- WHAT IS EXPECTED: Below are records; reproduce exactly the lines from the one that has "What is the smallest integer n_0 such that 2·3^n" through the one that has "Define T(n) = (-39)", ends included, and nothing more.

***** DATA PROVIDED

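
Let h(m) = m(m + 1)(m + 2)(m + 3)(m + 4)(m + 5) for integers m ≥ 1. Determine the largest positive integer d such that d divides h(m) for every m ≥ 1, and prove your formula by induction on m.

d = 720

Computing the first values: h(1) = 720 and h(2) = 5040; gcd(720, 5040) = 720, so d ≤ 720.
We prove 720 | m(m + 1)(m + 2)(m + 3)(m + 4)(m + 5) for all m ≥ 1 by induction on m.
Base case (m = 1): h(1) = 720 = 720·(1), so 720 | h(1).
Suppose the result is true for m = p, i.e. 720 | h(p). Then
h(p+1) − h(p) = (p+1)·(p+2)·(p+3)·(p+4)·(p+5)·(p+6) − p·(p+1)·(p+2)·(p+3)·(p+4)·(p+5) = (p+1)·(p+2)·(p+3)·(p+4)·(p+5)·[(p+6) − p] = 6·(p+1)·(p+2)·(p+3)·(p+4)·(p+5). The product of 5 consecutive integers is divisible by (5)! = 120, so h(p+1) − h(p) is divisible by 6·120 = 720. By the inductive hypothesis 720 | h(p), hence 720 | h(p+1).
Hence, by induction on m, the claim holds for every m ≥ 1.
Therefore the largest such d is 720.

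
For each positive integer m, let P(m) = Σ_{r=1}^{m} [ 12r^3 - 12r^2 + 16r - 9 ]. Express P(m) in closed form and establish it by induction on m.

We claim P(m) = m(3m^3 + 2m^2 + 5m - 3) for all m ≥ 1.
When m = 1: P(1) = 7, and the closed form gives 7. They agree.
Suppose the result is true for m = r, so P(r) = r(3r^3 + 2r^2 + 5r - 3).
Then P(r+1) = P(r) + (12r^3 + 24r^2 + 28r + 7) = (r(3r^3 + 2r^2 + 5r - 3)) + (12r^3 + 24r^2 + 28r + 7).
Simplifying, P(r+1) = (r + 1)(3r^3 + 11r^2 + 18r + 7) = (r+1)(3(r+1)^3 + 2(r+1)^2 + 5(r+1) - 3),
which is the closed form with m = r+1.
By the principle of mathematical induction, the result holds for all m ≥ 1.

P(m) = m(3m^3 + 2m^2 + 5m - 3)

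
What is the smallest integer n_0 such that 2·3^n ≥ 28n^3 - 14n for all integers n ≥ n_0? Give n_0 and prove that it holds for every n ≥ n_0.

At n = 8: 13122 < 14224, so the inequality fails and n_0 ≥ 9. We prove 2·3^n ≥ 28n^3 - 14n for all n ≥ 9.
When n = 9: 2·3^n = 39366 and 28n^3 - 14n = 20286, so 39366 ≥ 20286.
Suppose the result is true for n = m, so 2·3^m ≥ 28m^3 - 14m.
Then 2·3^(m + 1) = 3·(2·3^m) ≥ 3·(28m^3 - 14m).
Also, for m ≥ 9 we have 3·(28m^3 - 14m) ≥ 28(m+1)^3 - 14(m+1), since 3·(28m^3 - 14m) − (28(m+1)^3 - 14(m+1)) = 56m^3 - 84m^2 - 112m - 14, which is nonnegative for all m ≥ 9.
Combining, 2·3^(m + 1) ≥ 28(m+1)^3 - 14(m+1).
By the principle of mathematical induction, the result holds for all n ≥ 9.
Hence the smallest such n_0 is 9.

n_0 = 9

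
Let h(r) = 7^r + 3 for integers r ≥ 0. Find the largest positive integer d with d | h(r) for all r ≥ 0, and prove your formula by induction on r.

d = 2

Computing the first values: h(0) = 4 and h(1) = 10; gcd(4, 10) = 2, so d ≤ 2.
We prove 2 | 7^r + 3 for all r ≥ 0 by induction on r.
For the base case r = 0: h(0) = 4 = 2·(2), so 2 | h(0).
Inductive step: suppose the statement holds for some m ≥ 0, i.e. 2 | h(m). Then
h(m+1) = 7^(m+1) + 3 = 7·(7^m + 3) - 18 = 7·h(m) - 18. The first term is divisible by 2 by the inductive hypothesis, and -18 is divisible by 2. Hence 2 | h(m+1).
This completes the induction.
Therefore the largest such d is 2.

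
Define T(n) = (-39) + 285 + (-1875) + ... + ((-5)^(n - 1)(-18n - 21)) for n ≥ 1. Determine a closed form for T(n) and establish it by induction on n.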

**********
***** DATA PROVIDED

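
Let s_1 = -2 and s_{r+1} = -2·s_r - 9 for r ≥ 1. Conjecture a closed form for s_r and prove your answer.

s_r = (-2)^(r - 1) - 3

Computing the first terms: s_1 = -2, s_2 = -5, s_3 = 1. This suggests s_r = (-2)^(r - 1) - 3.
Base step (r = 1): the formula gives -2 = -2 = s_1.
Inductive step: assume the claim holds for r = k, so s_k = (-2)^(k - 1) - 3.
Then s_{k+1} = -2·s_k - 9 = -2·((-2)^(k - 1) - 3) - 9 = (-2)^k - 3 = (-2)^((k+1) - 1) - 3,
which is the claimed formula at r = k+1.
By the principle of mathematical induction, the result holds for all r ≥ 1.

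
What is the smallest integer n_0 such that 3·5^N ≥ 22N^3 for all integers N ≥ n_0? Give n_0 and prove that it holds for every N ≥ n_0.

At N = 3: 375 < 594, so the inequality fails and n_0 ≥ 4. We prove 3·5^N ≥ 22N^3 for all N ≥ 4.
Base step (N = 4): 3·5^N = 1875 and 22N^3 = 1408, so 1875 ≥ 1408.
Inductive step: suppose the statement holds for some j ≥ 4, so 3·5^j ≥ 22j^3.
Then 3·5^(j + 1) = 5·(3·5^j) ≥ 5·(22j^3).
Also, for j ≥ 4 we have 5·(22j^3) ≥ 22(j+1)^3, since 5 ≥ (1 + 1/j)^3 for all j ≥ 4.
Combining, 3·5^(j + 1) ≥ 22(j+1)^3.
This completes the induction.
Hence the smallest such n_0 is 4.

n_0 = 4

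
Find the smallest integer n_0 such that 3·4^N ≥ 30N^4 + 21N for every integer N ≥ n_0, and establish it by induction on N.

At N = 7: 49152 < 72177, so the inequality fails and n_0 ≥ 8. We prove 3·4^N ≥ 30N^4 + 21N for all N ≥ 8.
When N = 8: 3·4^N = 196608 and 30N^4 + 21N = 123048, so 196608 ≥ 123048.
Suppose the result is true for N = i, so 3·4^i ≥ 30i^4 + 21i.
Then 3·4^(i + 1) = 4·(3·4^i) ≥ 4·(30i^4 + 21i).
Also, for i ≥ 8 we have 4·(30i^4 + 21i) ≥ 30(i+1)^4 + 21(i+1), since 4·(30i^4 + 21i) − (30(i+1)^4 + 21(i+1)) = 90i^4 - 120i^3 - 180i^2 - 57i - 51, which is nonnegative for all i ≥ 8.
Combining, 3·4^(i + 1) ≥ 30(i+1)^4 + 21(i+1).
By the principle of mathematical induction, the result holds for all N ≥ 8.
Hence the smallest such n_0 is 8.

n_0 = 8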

**********

- TASK OUTPUT:
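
What is the smallest integer n_0 such that 2·3^n ≥ 28n^3 - 14n for all integers n ≥ n_0? Give n_0 and prove that it holds for every n ≥ n_0.

At n = 8: 13122 < 14224, so the inequality fails and n_0 ≥ 9. We prove 2·3^n ≥ 28n^3 - 14n for all n ≥ 9.
When n = 9: 2·3^n = 39366 and 28n^3 - 14n = 20286, so 39366 ≥ 20286.
Suppose the result is true for n = m, so 2·3^m ≥ 28m^3 - 14m.
Then 2·3^(m + 1) = 3·(2·3^m) ≥ 3·(28m^3 - 14m).
Also, for m ≥ 9 we have 3·(28m^3 - 14m) ≥ 28(m+1)^3 - 14(m+1), since 3·(28m^3 - 14m) − (28(m+1)^3 - 14(m+1)) = 56m^3 - 84m^2 - 112m - 14, which is nonnegative for all m ≥ 9.
Combining, 2·3^(m + 1) ≥ 28(m+1)^3 - 14(m+1).
By the principle of mathematical induction, the result holds for all n ≥ 9.
Hence the smallest such n_0 is 9.

n_0 = 9

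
Let h(r) = 7^r + 3 for integers r ≥ 0. Find the largest positive integer d with d | h(r) for all r ≥ 0, and prove your formula by induction on r.

d = 2

Computing the first values: h(0) = 4 and h(1) = 10; gcd(4, 10) = 2, so d ≤ 2.
We prove 2 | 7^r + 3 for all r ≥ 0 by induction on r.
For the base case r = 0: h(0) = 4 = 2·(2), so 2 | h(0).
Inductive step: suppose the statement holds for some m ≥ 0, i.e. 2 | h(m). Then
h(m+1) = 7^(m+1) + 3 = 7·(7^m + 3) - 18 = 7·h(m) - 18. The first term is divisible by 2 by the inductive hypothesis, and -18 is divisible by 2. Hence 2 | h(m+1).
This completes the induction.
Therefore the largest such d is 2.

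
Define T(n) = (-39) + 285 + (-1875) + ... + ((-5)^(n - 1)(-18n - 21)) for n ≥ 1. Determine a closed form for T(n) and establish it by induction on n.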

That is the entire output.